» The problem
Output all entries verbatim.

BEGIN Source information

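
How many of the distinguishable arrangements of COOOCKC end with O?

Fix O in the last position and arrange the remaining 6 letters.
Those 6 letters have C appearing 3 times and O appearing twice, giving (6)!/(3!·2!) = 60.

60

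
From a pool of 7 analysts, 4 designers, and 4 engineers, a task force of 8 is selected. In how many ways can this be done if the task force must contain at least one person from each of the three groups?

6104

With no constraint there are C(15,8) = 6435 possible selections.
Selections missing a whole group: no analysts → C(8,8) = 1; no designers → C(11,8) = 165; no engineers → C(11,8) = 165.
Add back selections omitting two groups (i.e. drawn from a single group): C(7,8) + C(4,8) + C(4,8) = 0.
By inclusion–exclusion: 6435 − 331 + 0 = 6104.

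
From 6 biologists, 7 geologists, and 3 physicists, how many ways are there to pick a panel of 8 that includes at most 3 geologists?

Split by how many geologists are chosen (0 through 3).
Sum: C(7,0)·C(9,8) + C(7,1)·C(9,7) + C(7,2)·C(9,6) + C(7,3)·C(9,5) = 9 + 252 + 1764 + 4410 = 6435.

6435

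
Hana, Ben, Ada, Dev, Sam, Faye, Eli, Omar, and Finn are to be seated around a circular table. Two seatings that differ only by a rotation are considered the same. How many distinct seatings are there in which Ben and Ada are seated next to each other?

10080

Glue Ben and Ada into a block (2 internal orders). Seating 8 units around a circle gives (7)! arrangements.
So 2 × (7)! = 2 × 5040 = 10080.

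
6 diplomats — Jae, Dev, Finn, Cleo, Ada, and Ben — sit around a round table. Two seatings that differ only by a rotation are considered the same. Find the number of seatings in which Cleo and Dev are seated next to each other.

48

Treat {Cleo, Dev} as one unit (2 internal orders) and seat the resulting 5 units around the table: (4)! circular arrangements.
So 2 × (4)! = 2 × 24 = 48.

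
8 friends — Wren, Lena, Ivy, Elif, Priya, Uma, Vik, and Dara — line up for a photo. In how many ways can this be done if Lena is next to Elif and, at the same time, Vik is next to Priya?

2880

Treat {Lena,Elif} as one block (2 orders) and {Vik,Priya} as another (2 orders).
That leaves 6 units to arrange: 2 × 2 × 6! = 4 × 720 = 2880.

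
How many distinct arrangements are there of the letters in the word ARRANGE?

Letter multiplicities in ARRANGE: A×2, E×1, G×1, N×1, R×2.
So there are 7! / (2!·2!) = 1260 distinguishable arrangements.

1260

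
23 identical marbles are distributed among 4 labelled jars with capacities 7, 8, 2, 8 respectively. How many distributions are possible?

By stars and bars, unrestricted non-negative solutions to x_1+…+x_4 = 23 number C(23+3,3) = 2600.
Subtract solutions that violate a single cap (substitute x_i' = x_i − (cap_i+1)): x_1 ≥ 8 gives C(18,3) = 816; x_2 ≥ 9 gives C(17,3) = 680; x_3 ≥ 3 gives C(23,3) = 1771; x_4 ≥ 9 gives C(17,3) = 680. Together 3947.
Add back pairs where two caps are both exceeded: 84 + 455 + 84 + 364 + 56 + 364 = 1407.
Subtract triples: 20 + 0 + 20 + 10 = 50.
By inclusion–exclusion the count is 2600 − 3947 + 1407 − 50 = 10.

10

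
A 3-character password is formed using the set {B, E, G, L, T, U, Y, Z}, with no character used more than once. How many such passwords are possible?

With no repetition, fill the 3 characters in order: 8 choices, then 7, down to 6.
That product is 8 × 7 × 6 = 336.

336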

END Source information

» Exercise solution
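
How many of the distinguishable arrangements of COOOCKC end with O?

Fix O in the last position and arrange the remaining 6 letters.
Those 6 letters have C appearing 3 times and O appearing twice, giving (6)!/(3!·2!) = 60.

60

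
From a pool of 7 analysts, 4 designers, and 4 engineers, a task force of 8 is selected. In how many ways can this be done if the task force must contain at least one person from each of the three groups?

6104

With no constraint there are C(15,8) = 6435 possible selections.
Selections missing a whole group: no analysts → C(8,8) = 1; no designers → C(11,8) = 165; no engineers → C(11,8) = 165.
Add back selections omitting two groups (i.e. drawn from a single group): C(7,8) + C(4,8) + C(4,8) = 0.
By inclusion–exclusion: 6435 − 331 + 0 = 6104.

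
From 6 biologists, 7 geologists, and 3 physicists, how many ways are there to pick a panel of 8 that includes at most 3 geologists?

Split by how many geologists are chosen (0 through 3).
Sum: C(7,0)·C(9,8) + C(7,1)·C(9,7) + C(7,2)·C(9,6) + C(7,3)·C(9,5) = 9 + 252 + 1764 + 4410 = 6435.

6435

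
Hana, Ben, Ada, Dev, Sam, Faye, Eli, Omar, and Finn are to be seated around a circular table. Two seatings that differ only by a rotation are considered the same. How many distinct seatings are there in which Ben and Ada are seated next to each other?

10080

Glue Ben and Ada into a block (2 internal orders). Seating 8 units around a circle gives (7)! arrangements.
So 2 × (7)! = 2 × 5040 = 10080.

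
6 diplomats — Jae, Dev, Finn, Cleo, Ada, and Ben — sit around a round table. Two seatings that differ only by a rotation are considered the same. Find the number of seatings in which Cleo and Dev are seated next to each other.

48

Treat {Cleo, Dev} as one unit (2 internal orders) and seat the resulting 5 units around the table: (4)! circular arrangements.
So 2 × (4)! = 2 × 24 = 48.

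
8 friends — Wren, Lena, Ivy, Elif, Priya, Uma, Vik, and Dara — line up for a photo. In how many ways can this be done if Lena is next to Elif and, at the same time, Vik is next to Priya?

2880

Treat {Lena,Elif} as one block (2 orders) and {Vik,Priya} as another (2 orders).
That leaves 6 units to arrange: 2 × 2 × 6! = 4 × 720 = 2880.

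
How many distinct arrangements are there of the letters in the word ARRANGE?

Letter multiplicities in ARRANGE: A×2, E×1, G×1, N×1, R×2.
So there are 7! / (2!·2!) = 1260 distinguishable arrangements.

1260

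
23 identical marbles are distributed among 4 labelled jars with capacities 7, 8, 2, 8 respectively. How many distributions are possible?

By stars and bars, unrestricted non-negative solutions to x_1+…+x_4 = 23 number C(23+3,3) = 2600.
Subtract solutions that violate a single cap (substitute x_i' = x_i − (cap_i+1)): x_1 ≥ 8 gives C(18,3) = 816; x_2 ≥ 9 gives C(17,3) = 680; x_3 ≥ 3 gives C(23,3) = 1771; x_4 ≥ 9 gives C(17,3) = 680. Together 3947.
Add back pairs where two caps are both exceeded: 84 + 455 + 84 + 364 + 56 + 364 = 1407.
Subtract triples: 20 + 0 + 20 + 10 = 50.
By inclusion–exclusion the count is 2600 − 3947 + 1407 − 50 = 10.

10

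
A 3-character password is formed using the set {B, E, G, L, T, U, Y, Z}, with no character used more than once. How many such passwords are possible?

With no repetition, fill the 3 characters in order: 8 choices, then 7, down to 6.
That product is 8 × 7 × 6 = 336.

336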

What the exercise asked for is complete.